Stored dataset items
== Segment start ==

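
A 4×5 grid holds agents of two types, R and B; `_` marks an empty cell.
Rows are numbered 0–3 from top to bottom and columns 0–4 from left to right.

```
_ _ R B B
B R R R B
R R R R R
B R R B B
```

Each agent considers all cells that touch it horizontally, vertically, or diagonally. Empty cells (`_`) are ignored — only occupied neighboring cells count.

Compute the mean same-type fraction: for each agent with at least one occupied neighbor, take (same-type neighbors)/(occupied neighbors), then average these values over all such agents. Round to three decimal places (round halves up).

(0,2)R 3/4
(0,3)B 2/5
(0,4)B 2/3
(1,0)B 0/3
(1,1)R 5/6
(1,2)R 6/7
(1,3)R 5/8
(1,4)B 2/5
(2,0)R 3/5
(2,1)R 6/8
(2,2)R 7/8
(2,3)R 5/8
(2,4)R 2/5
(3,0)B 0/3
(3,1)R 4/5
(3,2)R 4/5
(3,3)B 1/5
(3,4)B 1/3
Sum over 18 agents: 3/4 + 2/5 + 2/3 + 0/3 + 5/6 + 6/7 + 5/8 + 2/5 + 3/5 + 6/8 + 7/8 + 5/8 + 2/5 + 0/3 + 4/5 + 4/5 + 1/5 + 1/3 = 8329/840; mean = 8329/840 ÷ 18 = 8329/15120 = 0.550859… → 0.551.

0.551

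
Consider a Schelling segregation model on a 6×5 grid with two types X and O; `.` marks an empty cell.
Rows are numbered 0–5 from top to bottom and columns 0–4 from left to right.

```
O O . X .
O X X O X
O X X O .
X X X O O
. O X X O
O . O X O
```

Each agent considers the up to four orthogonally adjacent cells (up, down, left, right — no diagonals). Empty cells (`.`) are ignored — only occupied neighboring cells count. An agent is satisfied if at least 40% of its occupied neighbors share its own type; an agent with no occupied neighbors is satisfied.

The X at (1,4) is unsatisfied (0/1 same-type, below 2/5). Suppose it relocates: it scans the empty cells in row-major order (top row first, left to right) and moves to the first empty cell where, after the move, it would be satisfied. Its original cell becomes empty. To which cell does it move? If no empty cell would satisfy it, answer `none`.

Vacating (1,4). Empty cells in order:
  (0,2): 2/3 same-type → satisfied — stop here.

(0,2)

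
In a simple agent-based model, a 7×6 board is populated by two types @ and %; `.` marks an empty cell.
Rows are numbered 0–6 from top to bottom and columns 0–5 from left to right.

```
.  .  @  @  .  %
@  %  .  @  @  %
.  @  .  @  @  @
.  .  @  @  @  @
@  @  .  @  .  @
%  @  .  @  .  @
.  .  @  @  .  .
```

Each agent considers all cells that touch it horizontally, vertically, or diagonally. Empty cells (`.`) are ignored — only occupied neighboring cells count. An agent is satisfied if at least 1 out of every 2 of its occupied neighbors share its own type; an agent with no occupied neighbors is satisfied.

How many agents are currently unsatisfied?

3

(0,2)@ 2/3 satisfied
(0,3)@ 3/3 satisfied
(0,5)% 1/2 satisfied
(1,0)@ 1/2 satisfied
(1,1)% 0/3 not
(1,3)@ 5/5 satisfied
(1,4)@ 5/7 satisfied
(1,5)% 1/4 not
(2,1)@ 2/3 satisfied
(2,3)@ 6/6 satisfied
(2,4)@ 7/8 satisfied
(2,5)@ 4/5 satisfied
(3,2)@ 5/5 satisfied
(3,3)@ 5/5 satisfied
(3,4)@ 7/7 satisfied
(3,5)@ 4/4 satisfied
(4,0)@ 2/3 satisfied
(4,1)@ 3/4 satisfied
(4,3)@ 4/4 satisfied
(4,5)@ 3/3 satisfied
(5,0)% 0/3 not
(5,1)@ 3/4 satisfied
(5,3)@ 3/3 satisfied
(5,5)@ 1/1 satisfied
(6,2)@ 3/3 satisfied
(6,3)@ 2/2 satisfied
Unsatisfied: (1,1), (1,5), (5,0) — 3 in total.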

== Segment end ==

TASK INSTRUCTIONS
All entries must be duplicated exactly, with none left out.

EXPECTED OUTPUT
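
A 4×5 grid holds agents of two types, R and B; `_` marks an empty cell.
Rows are numbered 0–3 from top to bottom and columns 0–4 from left to right.

```
_ _ R B B
B R R R B
R R R R R
B R R B B
```

Each agent considers all cells that touch it horizontally, vertically, or diagonally. Empty cells (`_`) are ignored — only occupied neighboring cells count.

Compute the mean same-type fraction: for each agent with at least one occupied neighbor, take (same-type neighbors)/(occupied neighbors), then average these values over all such agents. Round to three decimal places (round halves up).

(0,2)R 3/4
(0,3)B 2/5
(0,4)B 2/3
(1,0)B 0/3
(1,1)R 5/6
(1,2)R 6/7
(1,3)R 5/8
(1,4)B 2/5
(2,0)R 3/5
(2,1)R 6/8
(2,2)R 7/8
(2,3)R 5/8
(2,4)R 2/5
(3,0)B 0/3
(3,1)R 4/5
(3,2)R 4/5
(3,3)B 1/5
(3,4)B 1/3
Sum over 18 agents: 3/4 + 2/5 + 2/3 + 0/3 + 5/6 + 6/7 + 5/8 + 2/5 + 3/5 + 6/8 + 7/8 + 5/8 + 2/5 + 0/3 + 4/5 + 4/5 + 1/5 + 1/3 = 8329/840; mean = 8329/840 ÷ 18 = 8329/15120 = 0.550859… → 0.551.

0.551

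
Consider a Schelling segregation model on a 6×5 grid with two types X and O; `.` marks an empty cell.
Rows are numbered 0–5 from top to bottom and columns 0–4 from left to right.

```
O O . X .
O X X O X
O X X O .
X X X O O
. O X X O
O . O X O
```

Each agent considers the up to four orthogonally adjacent cells (up, down, left, right — no diagonals). Empty cells (`.`) are ignored — only occupied neighboring cells count. An agent is satisfied if at least 40% of its occupied neighbors share its own type; an agent with no occupied neighbors is satisfied.

The X at (1,4) is unsatisfied (0/1 same-type, below 2/5). Suppose it relocates: it scans the empty cells in row-major order (top row first, left to right) and moves to the first empty cell where, after the move, it would be satisfied. Its original cell becomes empty. To which cell does it move? If no empty cell would satisfy it, answer `none`.

Vacating (1,4). Empty cells in order:
  (0,2): 2/3 same-type → satisfied — stop here.

(0,2)

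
In a simple agent-based model, a 7×6 board is populated by two types @ and %; `.` marks an empty cell.
Rows are numbered 0–6 from top to bottom and columns 0–5 from left to right.

```
.  .  @  @  .  %
@  %  .  @  @  %
.  @  .  @  @  @
.  .  @  @  @  @
@  @  .  @  .  @
%  @  .  @  .  @
.  .  @  @  .  .
```

Each agent considers all cells that touch it horizontally, vertically, or diagonally. Empty cells (`.`) are ignored — only occupied neighboring cells count. An agent is satisfied if at least 1 out of every 2 of its occupied neighbors share its own type; an agent with no occupied neighbors is satisfied.

How many agents are currently unsatisfied?

3

(0,2)@ 2/3 satisfied
(0,3)@ 3/3 satisfied
(0,5)% 1/2 satisfied
(1,0)@ 1/2 satisfied
(1,1)% 0/3 not
(1,3)@ 5/5 satisfied
(1,4)@ 5/7 satisfied
(1,5)% 1/4 not
(2,1)@ 2/3 satisfied
(2,3)@ 6/6 satisfied
(2,4)@ 7/8 satisfied
(2,5)@ 4/5 satisfied
(3,2)@ 5/5 satisfied
(3,3)@ 5/5 satisfied
(3,4)@ 7/7 satisfied
(3,5)@ 4/4 satisfied
(4,0)@ 2/3 satisfied
(4,1)@ 3/4 satisfied
(4,3)@ 4/4 satisfied
(4,5)@ 3/3 satisfied
(5,0)% 0/3 not
(5,1)@ 3/4 satisfied
(5,3)@ 3/3 satisfied
(5,5)@ 1/1 satisfied
(6,2)@ 3/3 satisfied
(6,3)@ 2/2 satisfied
Unsatisfied: (1,1), (1,5), (5,0) — 3 in total.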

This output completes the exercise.